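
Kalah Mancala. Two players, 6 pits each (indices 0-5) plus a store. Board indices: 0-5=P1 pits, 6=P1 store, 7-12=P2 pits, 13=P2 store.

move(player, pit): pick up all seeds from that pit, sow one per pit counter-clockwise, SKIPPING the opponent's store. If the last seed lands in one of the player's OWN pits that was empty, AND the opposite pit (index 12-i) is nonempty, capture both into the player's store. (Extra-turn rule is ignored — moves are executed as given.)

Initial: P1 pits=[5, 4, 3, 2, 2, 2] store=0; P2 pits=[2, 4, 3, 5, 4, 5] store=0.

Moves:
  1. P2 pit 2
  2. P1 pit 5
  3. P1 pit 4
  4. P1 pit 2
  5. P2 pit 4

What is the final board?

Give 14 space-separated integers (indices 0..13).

Move 1: P2 pit2 -> P1=[5,4,3,2,2,2](0) P2=[2,4,0,6,5,6](0)
Move 2: P1 pit5 -> P1=[5,4,3,2,2,0](1) P2=[3,4,0,6,5,6](0)
Move 3: P1 pit4 -> P1=[5,4,3,2,0,1](2) P2=[3,4,0,6,5,6](0)
Move 4: P1 pit2 -> P1=[5,4,0,3,1,2](2) P2=[3,4,0,6,5,6](0)
Move 5: P2 pit4 -> P1=[6,5,1,3,1,2](2) P2=[3,4,0,6,0,7](1)

Answer: 6 5 1 3 1 2 2 3 4 0 6 0 7 1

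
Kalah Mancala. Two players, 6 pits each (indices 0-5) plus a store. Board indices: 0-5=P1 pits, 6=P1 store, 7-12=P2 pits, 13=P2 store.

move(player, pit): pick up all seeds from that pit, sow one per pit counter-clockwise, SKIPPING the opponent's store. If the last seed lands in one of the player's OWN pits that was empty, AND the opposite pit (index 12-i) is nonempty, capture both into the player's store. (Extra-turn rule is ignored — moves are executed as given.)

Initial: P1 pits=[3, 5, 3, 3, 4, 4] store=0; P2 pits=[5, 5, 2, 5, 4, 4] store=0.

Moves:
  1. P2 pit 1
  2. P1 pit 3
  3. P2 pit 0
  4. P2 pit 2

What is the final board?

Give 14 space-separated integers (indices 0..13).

Move 1: P2 pit1 -> P1=[3,5,3,3,4,4](0) P2=[5,0,3,6,5,5](1)
Move 2: P1 pit3 -> P1=[3,5,3,0,5,5](1) P2=[5,0,3,6,5,5](1)
Move 3: P2 pit0 -> P1=[3,5,3,0,5,5](1) P2=[0,1,4,7,6,6](1)
Move 4: P2 pit2 -> P1=[3,5,3,0,5,5](1) P2=[0,1,0,8,7,7](2)

Answer: 3 5 3 0 5 5 1 0 1 0 8 7 7 2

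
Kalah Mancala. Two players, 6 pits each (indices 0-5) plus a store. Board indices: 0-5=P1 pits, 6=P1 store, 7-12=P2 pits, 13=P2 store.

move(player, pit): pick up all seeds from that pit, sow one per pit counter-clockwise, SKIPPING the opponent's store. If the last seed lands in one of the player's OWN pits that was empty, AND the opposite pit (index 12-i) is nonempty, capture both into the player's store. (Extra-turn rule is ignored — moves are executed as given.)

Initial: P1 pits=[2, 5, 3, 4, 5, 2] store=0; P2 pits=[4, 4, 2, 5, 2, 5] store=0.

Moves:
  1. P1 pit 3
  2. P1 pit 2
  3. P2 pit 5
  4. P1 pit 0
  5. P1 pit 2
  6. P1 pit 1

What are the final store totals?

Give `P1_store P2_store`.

Answer: 2 1

Derivation:
Move 1: P1 pit3 -> P1=[2,5,3,0,6,3](1) P2=[5,4,2,5,2,5](0)
Move 2: P1 pit2 -> P1=[2,5,0,1,7,4](1) P2=[5,4,2,5,2,5](0)
Move 3: P2 pit5 -> P1=[3,6,1,2,7,4](1) P2=[5,4,2,5,2,0](1)
Move 4: P1 pit0 -> P1=[0,7,2,3,7,4](1) P2=[5,4,2,5,2,0](1)
Move 5: P1 pit2 -> P1=[0,7,0,4,8,4](1) P2=[5,4,2,5,2,0](1)
Move 6: P1 pit1 -> P1=[0,0,1,5,9,5](2) P2=[6,5,2,5,2,0](1)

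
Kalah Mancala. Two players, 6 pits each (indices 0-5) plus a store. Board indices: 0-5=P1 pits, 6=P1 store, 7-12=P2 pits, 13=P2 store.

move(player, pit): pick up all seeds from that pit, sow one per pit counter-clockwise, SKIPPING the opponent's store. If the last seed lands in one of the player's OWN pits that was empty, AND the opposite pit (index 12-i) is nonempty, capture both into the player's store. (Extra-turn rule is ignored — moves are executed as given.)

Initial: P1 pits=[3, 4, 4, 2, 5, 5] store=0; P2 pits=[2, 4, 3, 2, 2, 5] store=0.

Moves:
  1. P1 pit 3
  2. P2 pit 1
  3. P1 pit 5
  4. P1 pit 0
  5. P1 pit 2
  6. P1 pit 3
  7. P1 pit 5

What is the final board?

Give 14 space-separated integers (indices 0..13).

Answer: 0 5 0 0 8 0 9 4 1 0 4 4 6 0

Derivation:
Move 1: P1 pit3 -> P1=[3,4,4,0,6,6](0) P2=[2,4,3,2,2,5](0)
Move 2: P2 pit1 -> P1=[3,4,4,0,6,6](0) P2=[2,0,4,3,3,6](0)
Move 3: P1 pit5 -> P1=[3,4,4,0,6,0](1) P2=[3,1,5,4,4,6](0)
Move 4: P1 pit0 -> P1=[0,5,5,0,6,0](7) P2=[3,1,0,4,4,6](0)
Move 5: P1 pit2 -> P1=[0,5,0,1,7,1](8) P2=[4,1,0,4,4,6](0)
Move 6: P1 pit3 -> P1=[0,5,0,0,8,1](8) P2=[4,1,0,4,4,6](0)
Move 7: P1 pit5 -> P1=[0,5,0,0,8,0](9) P2=[4,1,0,4,4,6](0)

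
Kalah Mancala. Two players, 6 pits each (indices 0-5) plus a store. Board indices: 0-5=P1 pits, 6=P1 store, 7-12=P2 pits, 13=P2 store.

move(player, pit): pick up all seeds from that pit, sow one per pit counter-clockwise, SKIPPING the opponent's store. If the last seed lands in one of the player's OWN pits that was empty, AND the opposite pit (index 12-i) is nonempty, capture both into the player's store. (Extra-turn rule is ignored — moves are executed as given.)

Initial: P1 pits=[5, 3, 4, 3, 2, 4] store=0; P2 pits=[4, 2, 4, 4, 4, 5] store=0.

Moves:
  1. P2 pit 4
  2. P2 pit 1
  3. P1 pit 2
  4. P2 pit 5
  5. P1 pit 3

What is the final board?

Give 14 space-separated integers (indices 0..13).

Move 1: P2 pit4 -> P1=[6,4,4,3,2,4](0) P2=[4,2,4,4,0,6](1)
Move 2: P2 pit1 -> P1=[6,4,4,3,2,4](0) P2=[4,0,5,5,0,6](1)
Move 3: P1 pit2 -> P1=[6,4,0,4,3,5](1) P2=[4,0,5,5,0,6](1)
Move 4: P2 pit5 -> P1=[7,5,1,5,4,5](1) P2=[4,0,5,5,0,0](2)
Move 5: P1 pit3 -> P1=[7,5,1,0,5,6](2) P2=[5,1,5,5,0,0](2)

Answer: 7 5 1 0 5 6 2 5 1 5 5 0 0 2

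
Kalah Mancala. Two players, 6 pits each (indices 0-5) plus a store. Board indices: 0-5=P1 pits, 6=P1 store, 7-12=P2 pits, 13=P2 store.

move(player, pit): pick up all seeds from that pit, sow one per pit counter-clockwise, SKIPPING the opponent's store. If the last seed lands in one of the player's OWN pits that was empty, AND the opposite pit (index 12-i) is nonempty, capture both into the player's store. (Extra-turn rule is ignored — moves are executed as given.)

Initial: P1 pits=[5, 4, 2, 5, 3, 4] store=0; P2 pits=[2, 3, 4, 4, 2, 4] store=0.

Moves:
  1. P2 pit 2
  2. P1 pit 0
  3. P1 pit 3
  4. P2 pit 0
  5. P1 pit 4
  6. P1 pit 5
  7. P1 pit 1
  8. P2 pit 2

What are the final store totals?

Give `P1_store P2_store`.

Move 1: P2 pit2 -> P1=[5,4,2,5,3,4](0) P2=[2,3,0,5,3,5](1)
Move 2: P1 pit0 -> P1=[0,5,3,6,4,5](0) P2=[2,3,0,5,3,5](1)
Move 3: P1 pit3 -> P1=[0,5,3,0,5,6](1) P2=[3,4,1,5,3,5](1)
Move 4: P2 pit0 -> P1=[0,5,3,0,5,6](1) P2=[0,5,2,6,3,5](1)
Move 5: P1 pit4 -> P1=[0,5,3,0,0,7](2) P2=[1,6,3,6,3,5](1)
Move 6: P1 pit5 -> P1=[0,5,3,0,0,0](3) P2=[2,7,4,7,4,6](1)
Move 7: P1 pit1 -> P1=[0,0,4,1,1,1](4) P2=[2,7,4,7,4,6](1)
Move 8: P2 pit2 -> P1=[0,0,4,1,1,1](4) P2=[2,7,0,8,5,7](2)

Answer: 4 2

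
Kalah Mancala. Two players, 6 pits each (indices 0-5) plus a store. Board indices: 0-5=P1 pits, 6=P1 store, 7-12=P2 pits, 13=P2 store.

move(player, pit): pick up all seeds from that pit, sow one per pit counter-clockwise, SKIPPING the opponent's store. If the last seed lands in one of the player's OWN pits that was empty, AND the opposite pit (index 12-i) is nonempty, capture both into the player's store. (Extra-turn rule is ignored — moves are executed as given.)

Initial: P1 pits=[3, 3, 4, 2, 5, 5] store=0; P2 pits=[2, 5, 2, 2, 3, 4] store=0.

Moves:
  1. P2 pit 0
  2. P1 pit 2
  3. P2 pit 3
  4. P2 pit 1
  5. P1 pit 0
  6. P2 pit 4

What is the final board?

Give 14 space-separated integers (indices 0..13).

Move 1: P2 pit0 -> P1=[3,3,4,2,5,5](0) P2=[0,6,3,2,3,4](0)
Move 2: P1 pit2 -> P1=[3,3,0,3,6,6](1) P2=[0,6,3,2,3,4](0)
Move 3: P2 pit3 -> P1=[3,3,0,3,6,6](1) P2=[0,6,3,0,4,5](0)
Move 4: P2 pit1 -> P1=[4,3,0,3,6,6](1) P2=[0,0,4,1,5,6](1)
Move 5: P1 pit0 -> P1=[0,4,1,4,7,6](1) P2=[0,0,4,1,5,6](1)
Move 6: P2 pit4 -> P1=[1,5,2,4,7,6](1) P2=[0,0,4,1,0,7](2)

Answer: 1 5 2 4 7 6 1 0 0 4 1 0 7 2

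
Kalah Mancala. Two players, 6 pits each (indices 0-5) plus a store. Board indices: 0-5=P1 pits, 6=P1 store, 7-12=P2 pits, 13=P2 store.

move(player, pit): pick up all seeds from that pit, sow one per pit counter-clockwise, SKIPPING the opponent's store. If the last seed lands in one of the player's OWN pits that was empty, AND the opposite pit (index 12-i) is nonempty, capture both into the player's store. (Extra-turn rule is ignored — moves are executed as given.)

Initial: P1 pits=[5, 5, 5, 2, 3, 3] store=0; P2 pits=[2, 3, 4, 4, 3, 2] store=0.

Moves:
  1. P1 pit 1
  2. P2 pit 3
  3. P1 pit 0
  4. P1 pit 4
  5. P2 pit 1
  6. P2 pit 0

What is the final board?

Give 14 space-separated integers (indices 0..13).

Answer: 0 1 7 4 0 6 3 0 1 7 2 5 4 1

Derivation:
Move 1: P1 pit1 -> P1=[5,0,6,3,4,4](1) P2=[2,3,4,4,3,2](0)
Move 2: P2 pit3 -> P1=[6,0,6,3,4,4](1) P2=[2,3,4,0,4,3](1)
Move 3: P1 pit0 -> P1=[0,1,7,4,5,5](2) P2=[2,3,4,0,4,3](1)
Move 4: P1 pit4 -> P1=[0,1,7,4,0,6](3) P2=[3,4,5,0,4,3](1)
Move 5: P2 pit1 -> P1=[0,1,7,4,0,6](3) P2=[3,0,6,1,5,4](1)
Move 6: P2 pit0 -> P1=[0,1,7,4,0,6](3) P2=[0,1,7,2,5,4](1)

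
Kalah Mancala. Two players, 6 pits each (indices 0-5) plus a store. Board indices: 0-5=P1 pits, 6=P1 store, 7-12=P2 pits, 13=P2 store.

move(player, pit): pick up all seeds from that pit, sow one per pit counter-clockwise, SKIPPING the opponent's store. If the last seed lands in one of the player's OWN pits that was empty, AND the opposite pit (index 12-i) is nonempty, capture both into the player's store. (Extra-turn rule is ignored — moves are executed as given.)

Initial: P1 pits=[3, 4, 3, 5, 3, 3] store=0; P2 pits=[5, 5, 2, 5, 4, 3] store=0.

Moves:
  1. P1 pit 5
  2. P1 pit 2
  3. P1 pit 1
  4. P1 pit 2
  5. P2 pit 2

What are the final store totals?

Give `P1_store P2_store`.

Answer: 8 0

Derivation:
Move 1: P1 pit5 -> P1=[3,4,3,5,3,0](1) P2=[6,6,2,5,4,3](0)
Move 2: P1 pit2 -> P1=[3,4,0,6,4,0](8) P2=[0,6,2,5,4,3](0)
Move 3: P1 pit1 -> P1=[3,0,1,7,5,1](8) P2=[0,6,2,5,4,3](0)
Move 4: P1 pit2 -> P1=[3,0,0,8,5,1](8) P2=[0,6,2,5,4,3](0)
Move 5: P2 pit2 -> P1=[3,0,0,8,5,1](8) P2=[0,6,0,6,5,3](0)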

☆ ☆ ☆ ☆ ☆ ☆ ☆

Task objective:
Go through the material line by line. Show each line that contains the string "Initial".

Response below:
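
Initial: P1 pits=[5, 4, 3, 2, 2, 2] store=0; P2 pits=[2, 4, 3, 5, 4, 5] store=0.
Initial: P1 pits=[3, 5, 3, 3, 4, 4] store=0; P2 pits=[5, 5, 2, 5, 4, 4] store=0.
Initial: P1 pits=[2, 5, 3, 4, 5, 2] store=0; P2 pits=[4, 4, 2, 5, 2, 5] store=0.
Initial: P1 pits=[3, 4, 4, 2, 5, 5] store=0; P2 pits=[2, 4, 3, 2, 2, 5] store=0.
Initial: P1 pits=[5, 3, 4, 3, 2, 4] store=0; P2 pits=[4, 2, 4, 4, 4, 5] store=0.
Initial: P1 pits=[5, 4, 2, 5, 3, 4] store=0; P2 pits=[2, 3, 4, 4, 2, 4] store=0.
Initial: P1 pits=[3, 3, 4, 2, 5, 5] store=0; P2 pits=[2, 5, 2, 2, 3, 4] store=0.
Initial: P1 pits=[5, 5, 5, 2, 3, 3] store=0; P2 pits=[2, 3, 4, 4, 3, 2] store=0.
Initial: P1 pits=[3, 4, 3, 5, 3, 3] store=0; P2 pits=[5, 5, 2, 5, 4, 3] store=0.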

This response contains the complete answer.